## What you have to do
The answer should be each line of the records that contains the word "Maximize"; please copy them all.

————————

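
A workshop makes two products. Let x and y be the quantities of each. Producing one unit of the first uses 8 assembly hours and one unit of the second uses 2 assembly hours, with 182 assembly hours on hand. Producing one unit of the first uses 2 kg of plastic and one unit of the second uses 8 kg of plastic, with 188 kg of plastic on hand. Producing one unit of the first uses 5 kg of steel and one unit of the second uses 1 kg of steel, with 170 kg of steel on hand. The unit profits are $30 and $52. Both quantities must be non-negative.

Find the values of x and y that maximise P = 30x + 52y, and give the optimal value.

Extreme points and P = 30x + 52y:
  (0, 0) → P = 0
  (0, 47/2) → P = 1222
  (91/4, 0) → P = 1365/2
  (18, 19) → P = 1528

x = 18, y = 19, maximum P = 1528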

————————

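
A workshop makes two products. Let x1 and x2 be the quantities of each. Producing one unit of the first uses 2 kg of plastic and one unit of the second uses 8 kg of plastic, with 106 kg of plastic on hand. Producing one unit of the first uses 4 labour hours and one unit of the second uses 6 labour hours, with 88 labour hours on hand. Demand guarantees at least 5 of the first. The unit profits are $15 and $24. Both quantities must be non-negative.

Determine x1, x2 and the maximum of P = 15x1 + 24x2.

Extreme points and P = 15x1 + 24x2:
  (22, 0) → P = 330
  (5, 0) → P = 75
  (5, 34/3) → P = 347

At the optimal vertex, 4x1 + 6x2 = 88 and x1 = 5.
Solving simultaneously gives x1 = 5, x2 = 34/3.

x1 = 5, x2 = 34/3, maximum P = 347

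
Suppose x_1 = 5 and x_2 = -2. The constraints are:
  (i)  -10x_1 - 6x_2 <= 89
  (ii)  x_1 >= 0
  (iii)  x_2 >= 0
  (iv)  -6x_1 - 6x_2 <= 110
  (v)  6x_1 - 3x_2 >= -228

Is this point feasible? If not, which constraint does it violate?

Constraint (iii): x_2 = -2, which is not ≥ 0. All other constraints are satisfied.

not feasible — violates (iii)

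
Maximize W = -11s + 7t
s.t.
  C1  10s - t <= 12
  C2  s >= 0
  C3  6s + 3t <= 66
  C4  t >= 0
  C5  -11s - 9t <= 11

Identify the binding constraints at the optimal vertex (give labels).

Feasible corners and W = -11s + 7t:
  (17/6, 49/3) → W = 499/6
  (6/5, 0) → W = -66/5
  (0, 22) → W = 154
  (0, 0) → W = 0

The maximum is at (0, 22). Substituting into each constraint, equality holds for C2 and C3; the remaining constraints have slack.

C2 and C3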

————————

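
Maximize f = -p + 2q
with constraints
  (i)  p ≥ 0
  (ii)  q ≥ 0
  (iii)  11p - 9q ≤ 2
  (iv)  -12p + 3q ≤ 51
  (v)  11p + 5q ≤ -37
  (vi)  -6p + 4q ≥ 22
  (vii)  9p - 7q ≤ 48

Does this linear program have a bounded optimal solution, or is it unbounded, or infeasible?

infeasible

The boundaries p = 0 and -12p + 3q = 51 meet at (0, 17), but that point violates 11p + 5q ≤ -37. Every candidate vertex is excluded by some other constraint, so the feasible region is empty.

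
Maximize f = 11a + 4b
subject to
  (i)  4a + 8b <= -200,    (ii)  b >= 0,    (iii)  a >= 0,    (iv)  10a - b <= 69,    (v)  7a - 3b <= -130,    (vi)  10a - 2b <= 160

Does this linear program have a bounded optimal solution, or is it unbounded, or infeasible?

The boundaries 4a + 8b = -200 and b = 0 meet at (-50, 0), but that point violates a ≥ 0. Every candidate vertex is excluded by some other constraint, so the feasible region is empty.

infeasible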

————————

## Final answer
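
Maximize W = -11s + 7t
Maximize f = -p + 2q
Maximize f = 11a + 4b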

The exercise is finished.